- Task statement
Your answer must contain each line of the data, copied exactly.

- Input records

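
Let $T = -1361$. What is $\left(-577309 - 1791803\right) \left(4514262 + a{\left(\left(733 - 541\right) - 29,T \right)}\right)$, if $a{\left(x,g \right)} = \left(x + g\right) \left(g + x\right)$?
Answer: $-14094951294192$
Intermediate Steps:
$a{\left(x,g \right)} = \left(g + x\right)^{2}$ ($a{\left(x,g \right)} = \left(g + x\right) \left(g + x\right) = \left(g + x\right)^{2}$)
$\left(-577309 - 1791803\right) \left(4514262 + a{\left(\left(733 - 541\right) - 29,T \right)}\right) = \left(-577309 - 1791803\right) \left(4514262 + \left(-1361 + \left(\left(733 - 541\right) - 29\right)\right)^{2}\right) = - 2369112 \left(4514262 + \left(-1361 + \left(192 - 29\right)\right)^{2}\right) = - 2369112 \left(4514262 + \left(-1361 + 163\right)^{2}\right) = - 2369112 \left(4514262 + \left(-1198\right)^{2}\right) = - 2369112 \left(4514262 + 1435204\right) = \left(-2369112\right) 5949466 = -14094951294192$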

- Response area
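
Let $T = -1361$. What is $\left(-577309 - 1791803\right) \left(4514262 + a{\left(\left(733 - 541\right) - 29,T \right)}\right)$, if $a{\left(x,g \right)} = \left(x + g\right) \left(g + x\right)$?
Answer: $-14094951294192$
Intermediate Steps:
$a{\left(x,g \right)} = \left(g + x\right)^{2}$ ($a{\left(x,g \right)} = \left(g + x\right) \left(g + x\right) = \left(g + x\right)^{2}$)
$\left(-577309 - 1791803\right) \left(4514262 + a{\left(\left(733 - 541\right) - 29,T \right)}\right) = \left(-577309 - 1791803\right) \left(4514262 + \left(-1361 + \left(\left(733 - 541\right) - 29\right)\right)^{2}\right) = - 2369112 \left(4514262 + \left(-1361 + \left(192 - 29\right)\right)^{2}\right) = - 2369112 \left(4514262 + \left(-1361 + 163\right)^{2}\right) = - 2369112 \left(4514262 + \left(-1198\right)^{2}\right) = - 2369112 \left(4514262 + 1435204\right) = \left(-2369112\right) 5949466 = -14094951294192$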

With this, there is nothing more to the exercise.